[Items from a data source]
---+---

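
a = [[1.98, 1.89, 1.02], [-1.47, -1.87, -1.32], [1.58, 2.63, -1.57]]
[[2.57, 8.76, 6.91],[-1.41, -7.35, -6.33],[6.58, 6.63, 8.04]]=a@ [[1.33,3.1,1.09], [0.79,1.04,2.46], [-1.53,0.64,0.1]]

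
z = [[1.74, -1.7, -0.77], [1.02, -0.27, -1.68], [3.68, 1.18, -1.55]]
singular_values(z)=[4.73, 2.09, 1.04]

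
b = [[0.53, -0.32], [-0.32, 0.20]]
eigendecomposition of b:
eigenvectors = [[0.85,0.52],[-0.52,0.85]]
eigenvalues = [0.73, 0.0]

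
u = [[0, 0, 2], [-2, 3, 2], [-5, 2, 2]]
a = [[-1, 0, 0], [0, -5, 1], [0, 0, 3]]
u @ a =[[0, 0, 6], [2, -15, 9], [5, -10, 8]]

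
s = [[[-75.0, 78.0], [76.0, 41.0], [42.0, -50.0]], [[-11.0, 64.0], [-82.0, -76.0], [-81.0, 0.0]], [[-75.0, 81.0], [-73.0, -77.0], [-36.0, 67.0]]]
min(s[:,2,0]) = -81.0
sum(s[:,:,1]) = 128.0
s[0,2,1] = -50.0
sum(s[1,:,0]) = -174.0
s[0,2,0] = 42.0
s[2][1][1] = -77.0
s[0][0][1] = 78.0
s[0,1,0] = 76.0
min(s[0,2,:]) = -50.0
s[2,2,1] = 67.0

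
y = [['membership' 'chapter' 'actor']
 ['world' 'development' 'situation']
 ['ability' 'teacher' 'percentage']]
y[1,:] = ['world', 'development', 'situation']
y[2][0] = 'ability'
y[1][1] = 'development'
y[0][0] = 'membership'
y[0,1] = 'chapter'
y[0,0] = 'membership'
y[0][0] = 'membership'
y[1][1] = 'development'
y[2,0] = 'ability'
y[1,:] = ['world', 'development', 'situation']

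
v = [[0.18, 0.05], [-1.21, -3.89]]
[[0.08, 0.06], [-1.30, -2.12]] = v @ [[0.40, 0.21],  [0.21, 0.48]]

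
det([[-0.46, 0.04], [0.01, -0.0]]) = -0.000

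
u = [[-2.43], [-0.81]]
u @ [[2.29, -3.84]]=[[-5.56, 9.33], [-1.85, 3.11]]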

---+---

**EXERCISE:** Each line of the data is to be written out again exactly.

**WRITTEN ANSWER:**
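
a = [[1.98, 1.89, 1.02], [-1.47, -1.87, -1.32], [1.58, 2.63, -1.57]]
[[2.57, 8.76, 6.91],[-1.41, -7.35, -6.33],[6.58, 6.63, 8.04]]=a@ [[1.33,3.1,1.09], [0.79,1.04,2.46], [-1.53,0.64,0.1]]

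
z = [[1.74, -1.7, -0.77], [1.02, -0.27, -1.68], [3.68, 1.18, -1.55]]
singular_values(z)=[4.73, 2.09, 1.04]

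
b = [[0.53, -0.32], [-0.32, 0.20]]
eigendecomposition of b:
eigenvectors = [[0.85,0.52],[-0.52,0.85]]
eigenvalues = [0.73, 0.0]

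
u = [[0, 0, 2], [-2, 3, 2], [-5, 2, 2]]
a = [[-1, 0, 0], [0, -5, 1], [0, 0, 3]]
u @ a =[[0, 0, 6], [2, -15, 9], [5, -10, 8]]

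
s = [[[-75.0, 78.0], [76.0, 41.0], [42.0, -50.0]], [[-11.0, 64.0], [-82.0, -76.0], [-81.0, 0.0]], [[-75.0, 81.0], [-73.0, -77.0], [-36.0, 67.0]]]
min(s[:,2,0]) = -81.0
sum(s[:,:,1]) = 128.0
s[0,2,1] = -50.0
sum(s[1,:,0]) = -174.0
s[0,2,0] = 42.0
s[2][1][1] = -77.0
s[0][0][1] = 78.0
s[0,1,0] = 76.0
min(s[0,2,:]) = -50.0
s[2,2,1] = 67.0

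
y = [['membership' 'chapter' 'actor']
 ['world' 'development' 'situation']
 ['ability' 'teacher' 'percentage']]
y[1,:] = ['world', 'development', 'situation']
y[2][0] = 'ability'
y[1][1] = 'development'
y[0][0] = 'membership'
y[0,1] = 'chapter'
y[0,0] = 'membership'
y[0][0] = 'membership'
y[1][1] = 'development'
y[2,0] = 'ability'
y[1,:] = ['world', 'development', 'situation']

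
v = [[0.18, 0.05], [-1.21, -3.89]]
[[0.08, 0.06], [-1.30, -2.12]] = v @ [[0.40, 0.21],  [0.21, 0.48]]

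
det([[-0.46, 0.04], [0.01, -0.0]]) = -0.000

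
u = [[-2.43], [-0.81]]
u @ [[2.29, -3.84]]=[[-5.56, 9.33], [-1.85, 3.11]]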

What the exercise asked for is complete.